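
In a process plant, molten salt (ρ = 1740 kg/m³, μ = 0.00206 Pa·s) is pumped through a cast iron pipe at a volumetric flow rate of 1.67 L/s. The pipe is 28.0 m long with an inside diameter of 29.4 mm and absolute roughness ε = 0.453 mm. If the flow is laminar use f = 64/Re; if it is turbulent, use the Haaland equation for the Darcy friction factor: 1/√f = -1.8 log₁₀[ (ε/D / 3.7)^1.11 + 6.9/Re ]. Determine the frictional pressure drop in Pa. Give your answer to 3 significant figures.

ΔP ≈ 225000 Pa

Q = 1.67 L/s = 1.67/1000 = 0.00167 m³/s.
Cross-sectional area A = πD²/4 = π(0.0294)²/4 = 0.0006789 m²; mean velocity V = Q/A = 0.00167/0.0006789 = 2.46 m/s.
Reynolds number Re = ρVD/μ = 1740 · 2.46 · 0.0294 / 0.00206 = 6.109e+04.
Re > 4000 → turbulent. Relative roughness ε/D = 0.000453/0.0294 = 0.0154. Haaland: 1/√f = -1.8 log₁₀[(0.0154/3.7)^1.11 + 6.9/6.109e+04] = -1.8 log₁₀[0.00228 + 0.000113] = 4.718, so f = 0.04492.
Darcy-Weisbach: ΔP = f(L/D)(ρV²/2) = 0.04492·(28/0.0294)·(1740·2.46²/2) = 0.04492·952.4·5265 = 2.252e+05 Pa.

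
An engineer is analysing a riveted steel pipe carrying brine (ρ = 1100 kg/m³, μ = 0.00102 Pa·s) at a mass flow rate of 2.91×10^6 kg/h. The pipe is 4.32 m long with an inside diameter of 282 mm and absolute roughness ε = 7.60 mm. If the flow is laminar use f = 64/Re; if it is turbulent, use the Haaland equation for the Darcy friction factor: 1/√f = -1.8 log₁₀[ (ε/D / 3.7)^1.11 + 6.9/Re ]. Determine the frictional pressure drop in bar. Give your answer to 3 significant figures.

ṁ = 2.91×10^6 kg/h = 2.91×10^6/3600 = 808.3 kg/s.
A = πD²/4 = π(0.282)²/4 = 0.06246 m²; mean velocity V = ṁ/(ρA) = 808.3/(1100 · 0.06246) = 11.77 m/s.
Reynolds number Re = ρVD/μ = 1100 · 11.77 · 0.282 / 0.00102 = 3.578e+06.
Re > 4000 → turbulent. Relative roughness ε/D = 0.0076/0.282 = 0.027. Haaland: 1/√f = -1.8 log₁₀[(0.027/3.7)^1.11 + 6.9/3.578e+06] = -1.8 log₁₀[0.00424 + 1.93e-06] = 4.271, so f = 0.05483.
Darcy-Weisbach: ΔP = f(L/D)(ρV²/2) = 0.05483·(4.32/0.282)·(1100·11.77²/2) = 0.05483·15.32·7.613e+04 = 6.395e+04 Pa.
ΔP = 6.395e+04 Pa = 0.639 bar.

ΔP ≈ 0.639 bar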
....
# Aim of the exercise:
Type the data out again, exactly.

# Worked solution:
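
In a process plant, molten salt (ρ = 1740 kg/m³, μ = 0.00206 Pa·s) is pumped through a cast iron pipe at a volumetric flow rate of 1.67 L/s. The pipe is 28.0 m long with an inside diameter of 29.4 mm and absolute roughness ε = 0.453 mm. If the flow is laminar use f = 64/Re; if it is turbulent, use the Haaland equation for the Darcy friction factor: 1/√f = -1.8 log₁₀[ (ε/D / 3.7)^1.11 + 6.9/Re ]. Determine the frictional pressure drop in Pa. Give your answer to 3 significant figures.

ΔP ≈ 225000 Pa

Q = 1.67 L/s = 1.67/1000 = 0.00167 m³/s.
Cross-sectional area A = πD²/4 = π(0.0294)²/4 = 0.0006789 m²; mean velocity V = Q/A = 0.00167/0.0006789 = 2.46 m/s.
Reynolds number Re = ρVD/μ = 1740 · 2.46 · 0.0294 / 0.00206 = 6.109e+04.
Re > 4000 → turbulent. Relative roughness ε/D = 0.000453/0.0294 = 0.0154. Haaland: 1/√f = -1.8 log₁₀[(0.0154/3.7)^1.11 + 6.9/6.109e+04] = -1.8 log₁₀[0.00228 + 0.000113] = 4.718, so f = 0.04492.
Darcy-Weisbach: ΔP = f(L/D)(ρV²/2) = 0.04492·(28/0.0294)·(1740·2.46²/2) = 0.04492·952.4·5265 = 2.252e+05 Pa.

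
An engineer is analysing a riveted steel pipe carrying brine (ρ = 1100 kg/m³, μ = 0.00102 Pa·s) at a mass flow rate of 2.91×10^6 kg/h. The pipe is 4.32 m long with an inside diameter of 282 mm and absolute roughness ε = 7.60 mm. If the flow is laminar use f = 64/Re; if it is turbulent, use the Haaland equation for the Darcy friction factor: 1/√f = -1.8 log₁₀[ (ε/D / 3.7)^1.11 + 6.9/Re ]. Determine the frictional pressure drop in bar. Give your answer to 3 significant figures.

ṁ = 2.91×10^6 kg/h = 2.91×10^6/3600 = 808.3 kg/s.
A = πD²/4 = π(0.282)²/4 = 0.06246 m²; mean velocity V = ṁ/(ρA) = 808.3/(1100 · 0.06246) = 11.77 m/s.
Reynolds number Re = ρVD/μ = 1100 · 11.77 · 0.282 / 0.00102 = 3.578e+06.
Re > 4000 → turbulent. Relative roughness ε/D = 0.0076/0.282 = 0.027. Haaland: 1/√f = -1.8 log₁₀[(0.027/3.7)^1.11 + 6.9/3.578e+06] = -1.8 log₁₀[0.00424 + 1.93e-06] = 4.271, so f = 0.05483.
Darcy-Weisbach: ΔP = f(L/D)(ρV²/2) = 0.05483·(4.32/0.282)·(1100·11.77²/2) = 0.05483·15.32·7.613e+04 = 6.395e+04 Pa.
ΔP = 6.395e+04 Pa = 0.639 bar.

ΔP ≈ 0.639 bar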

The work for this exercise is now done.